EXERCISE DETAILS » Check each line of the records below for the word "same" and copy those where it appears.
####################
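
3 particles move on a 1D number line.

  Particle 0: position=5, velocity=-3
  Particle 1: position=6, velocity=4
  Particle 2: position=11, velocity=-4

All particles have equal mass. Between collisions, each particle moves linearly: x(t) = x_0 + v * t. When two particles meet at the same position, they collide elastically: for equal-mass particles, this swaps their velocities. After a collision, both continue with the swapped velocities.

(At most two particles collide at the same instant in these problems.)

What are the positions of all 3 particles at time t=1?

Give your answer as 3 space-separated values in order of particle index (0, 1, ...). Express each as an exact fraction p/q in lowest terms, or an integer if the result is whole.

Answer: 2 7 10

Derivation:
Collision at t=5/8: particles 1 and 2 swap velocities; positions: p0=25/8 p1=17/2 p2=17/2; velocities now: v0=-3 v1=-4 v2=4
Advance to t=1 (no further collisions before then); velocities: v0=-3 v1=-4 v2=4; positions = 2 7 10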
####################
SOLUTION TO THIS TASK »
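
All particles have equal mass. Between collisions, each particle moves linearly: x(t) = x_0 + v * t. When two particles meet at the same position, they collide elastically: for equal-mass particles, this swaps their velocities. After a collision, both continue with the swapped velocities.
(At most two particles collide at the same instant in these problems.)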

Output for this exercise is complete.